What you will do: Give the records below again, exactly as they appear.

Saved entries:
╭──
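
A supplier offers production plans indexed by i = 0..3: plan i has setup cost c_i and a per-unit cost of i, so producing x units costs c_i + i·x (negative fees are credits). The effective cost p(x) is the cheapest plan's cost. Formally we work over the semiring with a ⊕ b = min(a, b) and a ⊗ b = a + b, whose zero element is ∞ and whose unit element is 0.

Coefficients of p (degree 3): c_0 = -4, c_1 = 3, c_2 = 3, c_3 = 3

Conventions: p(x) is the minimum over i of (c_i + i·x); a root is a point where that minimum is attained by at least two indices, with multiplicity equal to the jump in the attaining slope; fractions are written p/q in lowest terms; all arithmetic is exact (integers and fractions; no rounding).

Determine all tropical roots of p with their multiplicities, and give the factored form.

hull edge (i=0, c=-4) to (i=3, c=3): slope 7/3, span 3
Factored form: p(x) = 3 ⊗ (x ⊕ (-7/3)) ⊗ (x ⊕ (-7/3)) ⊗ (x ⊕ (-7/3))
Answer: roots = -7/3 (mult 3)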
╰──
Solution to this task:
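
A supplier offers production plans indexed by i = 0..3: plan i has setup cost c_i and a per-unit cost of i, so producing x units costs c_i + i·x (negative fees are credits). The effective cost p(x) is the cheapest plan's cost. Formally we work over the semiring with a ⊕ b = min(a, b) and a ⊗ b = a + b, whose zero element is ∞ and whose unit element is 0.

Coefficients of p (degree 3): c_0 = -4, c_1 = 3, c_2 = 3, c_3 = 3

Conventions: p(x) is the minimum over i of (c_i + i·x); a root is a point where that minimum is attained by at least two indices, with multiplicity equal to the jump in the attaining slope; fractions are written p/q in lowest terms; all arithmetic is exact (integers and fractions; no rounding).

Determine all tropical roots of p with their multiplicities, and give the factored form.

hull edge (i=0, c=-4) to (i=3, c=3): slope 7/3, span 3
Factored form: p(x) = 3 ⊗ (x ⊕ (-7/3)) ⊗ (x ⊕ (-7/3)) ⊗ (x ⊕ (-7/3))
Answer: roots = -7/3 (mult 3)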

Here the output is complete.